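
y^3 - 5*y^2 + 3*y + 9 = (y - 3)^2*(y + 1)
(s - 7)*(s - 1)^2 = s^3 - 9*s^2 + 15*s - 7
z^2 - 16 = (z - 4)*(z + 4)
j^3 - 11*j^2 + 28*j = j*(j - 7)*(j - 4)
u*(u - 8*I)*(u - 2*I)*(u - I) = u^4 - 11*I*u^3 - 26*u^2 + 16*I*u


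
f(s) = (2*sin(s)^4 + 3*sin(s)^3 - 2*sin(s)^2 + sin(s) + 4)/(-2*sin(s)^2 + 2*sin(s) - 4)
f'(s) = (4*sin(s)*cos(s) - 2*cos(s))*(2*sin(s)^4 + 3*sin(s)^3 - 2*sin(s)^2 + sin(s) + 4)/(-2*sin(s)^2 + 2*sin(s) - 4)^2 + (8*sin(s)^3*cos(s) + 9*sin(s)^2*cos(s) - 4*sin(s)*cos(s) + cos(s))/(-2*sin(s)^2 + 2*sin(s) - 4) = (-4*sin(s)^5 + 3*sin(s)^4 - 10*sin(s)^3 - 19*sin(s)^2 + 16*sin(s) - 6)*cos(s)/(2*(sin(s)^2 - sin(s) + 2)^2)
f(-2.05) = -0.09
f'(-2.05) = 0.41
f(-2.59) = -0.47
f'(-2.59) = 0.97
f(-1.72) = -0.01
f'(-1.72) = 0.11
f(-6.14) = -1.09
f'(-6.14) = -0.58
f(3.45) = -0.72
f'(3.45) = 1.02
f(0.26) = -1.16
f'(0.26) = -0.49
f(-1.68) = -0.00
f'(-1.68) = 0.08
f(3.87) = -0.31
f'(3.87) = 0.81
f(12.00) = -0.46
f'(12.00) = -0.96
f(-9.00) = -0.60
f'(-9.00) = 1.02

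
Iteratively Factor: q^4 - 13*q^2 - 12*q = (q - 4)*(q^3 + 4*q^2 + 3*q) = (q - 4)*(q + 3)*(q^2 + q) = (q - 4)*(q + 1)*(q + 3)*(q)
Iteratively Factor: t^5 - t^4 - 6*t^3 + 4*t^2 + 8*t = (t + 2)*(t^4 - 3*t^3 + 4*t) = (t + 1)*(t + 2)*(t^3 - 4*t^2 + 4*t) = (t - 2)*(t + 1)*(t + 2)*(t^2 - 2*t) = (t - 2)^2*(t + 1)*(t + 2)*(t)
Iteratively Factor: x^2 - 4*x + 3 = (x - 3)*(x - 1)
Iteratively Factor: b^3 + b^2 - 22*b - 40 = (b + 2)*(b^2 - b - 20) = (b - 5)*(b + 2)*(b + 4)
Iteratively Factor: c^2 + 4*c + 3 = (c + 1)*(c + 3)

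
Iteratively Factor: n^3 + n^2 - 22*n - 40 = (n - 5)*(n^2 + 6*n + 8) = (n - 5)*(n + 2)*(n + 4)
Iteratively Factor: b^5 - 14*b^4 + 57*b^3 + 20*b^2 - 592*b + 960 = (b + 3)*(b^4 - 17*b^3 + 108*b^2 - 304*b + 320) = (b - 4)*(b + 3)*(b^3 - 13*b^2 + 56*b - 80) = (b - 4)^2*(b + 3)*(b^2 - 9*b + 20) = (b - 5)*(b - 4)^2*(b + 3)*(b - 4)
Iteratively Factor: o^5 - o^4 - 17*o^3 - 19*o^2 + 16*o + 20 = (o + 1)*(o^4 - 2*o^3 - 15*o^2 - 4*o + 20) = (o - 1)*(o + 1)*(o^3 - o^2 - 16*o - 20) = (o - 1)*(o + 1)*(o + 2)*(o^2 - 3*o - 10) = (o - 5)*(o - 1)*(o + 1)*(o + 2)*(o + 2)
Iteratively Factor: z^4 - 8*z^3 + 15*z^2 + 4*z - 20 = (z - 2)*(z^3 - 6*z^2 + 3*z + 10) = (z - 2)*(z + 1)*(z^2 - 7*z + 10) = (z - 2)^2*(z + 1)*(z - 5)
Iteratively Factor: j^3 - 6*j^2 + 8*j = (j - 2)*(j^2 - 4*j) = j*(j - 2)*(j - 4)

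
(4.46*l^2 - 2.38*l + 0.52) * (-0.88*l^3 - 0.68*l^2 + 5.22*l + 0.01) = -3.9248*l^5 - 0.938400000000001*l^4 + 24.442*l^3 - 12.7326*l^2 + 2.6906*l + 0.0052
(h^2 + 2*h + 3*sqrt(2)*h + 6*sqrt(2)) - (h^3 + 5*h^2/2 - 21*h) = -h^3 - 3*h^2/2 + 3*sqrt(2)*h + 23*h + 6*sqrt(2)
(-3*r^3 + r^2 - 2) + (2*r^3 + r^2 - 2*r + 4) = -r^3 + 2*r^2 - 2*r + 2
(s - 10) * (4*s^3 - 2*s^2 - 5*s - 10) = 4*s^4 - 42*s^3 + 15*s^2 + 40*s + 100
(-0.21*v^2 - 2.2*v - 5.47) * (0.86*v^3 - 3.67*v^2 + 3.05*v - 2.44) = -0.1806*v^5 - 1.1213*v^4 + 2.7293*v^3 + 13.8773*v^2 - 11.3155*v + 13.3468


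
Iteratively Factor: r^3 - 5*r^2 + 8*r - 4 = (r - 2)*(r^2 - 3*r + 2) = (r - 2)*(r - 1)*(r - 2)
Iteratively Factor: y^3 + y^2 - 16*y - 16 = (y + 4)*(y^2 - 3*y - 4) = (y + 1)*(y + 4)*(y - 4)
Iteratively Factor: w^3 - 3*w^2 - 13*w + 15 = (w - 5)*(w^2 + 2*w - 3) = (w - 5)*(w + 3)*(w - 1)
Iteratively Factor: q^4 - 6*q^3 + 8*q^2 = (q - 4)*(q^3 - 2*q^2) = q*(q - 4)*(q^2 - 2*q) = q*(q - 4)*(q - 2)*(q)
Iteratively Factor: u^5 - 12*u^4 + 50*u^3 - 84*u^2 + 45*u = (u - 1)*(u^4 - 11*u^3 + 39*u^2 - 45*u) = (u - 3)*(u - 1)*(u^3 - 8*u^2 + 15*u) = u*(u - 3)*(u - 1)*(u^2 - 8*u + 15) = u*(u - 3)^2*(u - 1)*(u - 5)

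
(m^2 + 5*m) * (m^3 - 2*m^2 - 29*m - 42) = m^5 + 3*m^4 - 39*m^3 - 187*m^2 - 210*m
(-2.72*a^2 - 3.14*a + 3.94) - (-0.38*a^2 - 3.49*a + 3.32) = -2.34*a^2 + 0.35*a + 0.62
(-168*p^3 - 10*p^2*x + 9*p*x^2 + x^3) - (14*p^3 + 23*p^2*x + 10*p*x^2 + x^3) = -182*p^3 - 33*p^2*x - p*x^2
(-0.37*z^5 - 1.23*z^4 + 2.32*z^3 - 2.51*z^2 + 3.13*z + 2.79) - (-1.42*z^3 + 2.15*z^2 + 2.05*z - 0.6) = -0.37*z^5 - 1.23*z^4 + 3.74*z^3 - 4.66*z^2 + 1.08*z + 3.39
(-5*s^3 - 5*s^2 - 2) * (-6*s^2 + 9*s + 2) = 30*s^5 - 15*s^4 - 55*s^3 + 2*s^2 - 18*s - 4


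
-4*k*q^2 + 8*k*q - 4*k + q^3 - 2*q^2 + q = (-4*k + q)*(q - 1)^2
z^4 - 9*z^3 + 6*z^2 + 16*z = z*(z - 8)*(z - 2)*(z + 1)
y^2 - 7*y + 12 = (y - 4)*(y - 3)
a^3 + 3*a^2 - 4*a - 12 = (a - 2)*(a + 2)*(a + 3)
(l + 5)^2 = l^2 + 10*l + 25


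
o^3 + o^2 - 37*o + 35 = (o - 5)*(o - 1)*(o + 7)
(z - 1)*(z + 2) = z^2 + z - 2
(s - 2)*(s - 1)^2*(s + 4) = s^4 - 11*s^2 + 18*s - 8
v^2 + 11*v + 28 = (v + 4)*(v + 7)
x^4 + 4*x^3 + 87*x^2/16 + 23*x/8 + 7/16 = (x + 1/4)*(x + 1)^2*(x + 7/4)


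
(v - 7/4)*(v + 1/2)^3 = v^4 - v^3/4 - 15*v^2/8 - 19*v/16 - 7/32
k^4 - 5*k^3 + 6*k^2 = k^2*(k - 3)*(k - 2)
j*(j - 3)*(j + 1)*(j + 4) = j^4 + 2*j^3 - 11*j^2 - 12*j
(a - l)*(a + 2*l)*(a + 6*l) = a^3 + 7*a^2*l + 4*a*l^2 - 12*l^3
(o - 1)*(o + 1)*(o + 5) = o^3 + 5*o^2 - o - 5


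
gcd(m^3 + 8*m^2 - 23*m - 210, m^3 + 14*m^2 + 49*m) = m + 7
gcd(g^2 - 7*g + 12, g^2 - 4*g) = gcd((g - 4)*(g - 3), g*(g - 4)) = g - 4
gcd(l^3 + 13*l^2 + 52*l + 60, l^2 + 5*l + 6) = l + 2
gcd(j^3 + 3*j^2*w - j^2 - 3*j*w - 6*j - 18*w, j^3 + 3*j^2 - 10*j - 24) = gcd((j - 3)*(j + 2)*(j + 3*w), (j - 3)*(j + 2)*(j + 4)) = j^2 - j - 6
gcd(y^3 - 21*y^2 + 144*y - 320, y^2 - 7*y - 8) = y - 8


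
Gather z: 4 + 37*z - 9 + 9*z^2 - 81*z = 9*z^2 - 44*z - 5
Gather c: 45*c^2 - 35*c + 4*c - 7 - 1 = 45*c^2 - 31*c - 8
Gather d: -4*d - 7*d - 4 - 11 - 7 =-11*d - 22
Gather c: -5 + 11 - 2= 4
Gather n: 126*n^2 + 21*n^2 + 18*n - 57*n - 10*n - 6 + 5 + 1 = 147*n^2 - 49*n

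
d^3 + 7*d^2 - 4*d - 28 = (d - 2)*(d + 2)*(d + 7)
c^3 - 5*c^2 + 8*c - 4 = (c - 2)^2*(c - 1)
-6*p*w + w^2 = w*(-6*p + w)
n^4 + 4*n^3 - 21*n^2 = n^2*(n - 3)*(n + 7)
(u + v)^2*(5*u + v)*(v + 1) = 5*u^3*v + 5*u^3 + 11*u^2*v^2 + 11*u^2*v + 7*u*v^3 + 7*u*v^2 + v^4 + v^3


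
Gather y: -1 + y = y - 1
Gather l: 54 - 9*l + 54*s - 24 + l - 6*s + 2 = -8*l + 48*s + 32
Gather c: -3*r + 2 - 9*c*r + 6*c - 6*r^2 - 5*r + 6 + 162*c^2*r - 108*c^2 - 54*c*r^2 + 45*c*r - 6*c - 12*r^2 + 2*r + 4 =c^2*(162*r - 108) + c*(-54*r^2 + 36*r) - 18*r^2 - 6*r + 12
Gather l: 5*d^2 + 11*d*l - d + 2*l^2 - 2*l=5*d^2 - d + 2*l^2 + l*(11*d - 2)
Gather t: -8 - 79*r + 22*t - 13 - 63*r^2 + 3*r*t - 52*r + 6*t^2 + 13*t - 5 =-63*r^2 - 131*r + 6*t^2 + t*(3*r + 35) - 26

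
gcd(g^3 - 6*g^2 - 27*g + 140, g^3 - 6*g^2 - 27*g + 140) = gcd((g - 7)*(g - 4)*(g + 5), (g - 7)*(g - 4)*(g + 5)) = g^3 - 6*g^2 - 27*g + 140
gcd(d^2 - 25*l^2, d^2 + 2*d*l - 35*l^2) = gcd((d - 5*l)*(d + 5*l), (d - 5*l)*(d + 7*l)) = d - 5*l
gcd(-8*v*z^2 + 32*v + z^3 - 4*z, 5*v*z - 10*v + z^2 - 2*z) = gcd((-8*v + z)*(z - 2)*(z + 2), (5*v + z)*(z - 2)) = z - 2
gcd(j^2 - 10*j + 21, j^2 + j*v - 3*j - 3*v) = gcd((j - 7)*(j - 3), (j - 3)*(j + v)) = j - 3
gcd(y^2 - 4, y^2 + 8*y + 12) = y + 2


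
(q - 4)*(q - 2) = q^2 - 6*q + 8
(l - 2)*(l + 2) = l^2 - 4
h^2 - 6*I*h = h*(h - 6*I)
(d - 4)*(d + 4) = d^2 - 16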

*-*-*

DESCRIPTION OF THE TASK
Using only the listing above, restate exactly the lines from the line containing "-4*k*q^2 + 8*k*q" through the line containing "gcd(l^3 + 13*l^2", both included.

RESULT OF THIS TASK
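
-4*k*q^2 + 8*k*q - 4*k + q^3 - 2*q^2 + q = (-4*k + q)*(q - 1)^2
z^4 - 9*z^3 + 6*z^2 + 16*z = z*(z - 8)*(z - 2)*(z + 1)
y^2 - 7*y + 12 = (y - 4)*(y - 3)
a^3 + 3*a^2 - 4*a - 12 = (a - 2)*(a + 2)*(a + 3)
(l + 5)^2 = l^2 + 10*l + 25


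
o^3 + o^2 - 37*o + 35 = (o - 5)*(o - 1)*(o + 7)
(z - 1)*(z + 2) = z^2 + z - 2
(s - 2)*(s - 1)^2*(s + 4) = s^4 - 11*s^2 + 18*s - 8
v^2 + 11*v + 28 = (v + 4)*(v + 7)
x^4 + 4*x^3 + 87*x^2/16 + 23*x/8 + 7/16 = (x + 1/4)*(x + 1)^2*(x + 7/4)


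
(v - 7/4)*(v + 1/2)^3 = v^4 - v^3/4 - 15*v^2/8 - 19*v/16 - 7/32
k^4 - 5*k^3 + 6*k^2 = k^2*(k - 3)*(k - 2)
j*(j - 3)*(j + 1)*(j + 4) = j^4 + 2*j^3 - 11*j^2 - 12*j
(a - l)*(a + 2*l)*(a + 6*l) = a^3 + 7*a^2*l + 4*a*l^2 - 12*l^3
(o - 1)*(o + 1)*(o + 5) = o^3 + 5*o^2 - o - 5


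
gcd(m^3 + 8*m^2 - 23*m - 210, m^3 + 14*m^2 + 49*m) = m + 7
gcd(g^2 - 7*g + 12, g^2 - 4*g) = gcd((g - 4)*(g - 3), g*(g - 4)) = g - 4
gcd(l^3 + 13*l^2 + 52*l + 60, l^2 + 5*l + 6) = l + 2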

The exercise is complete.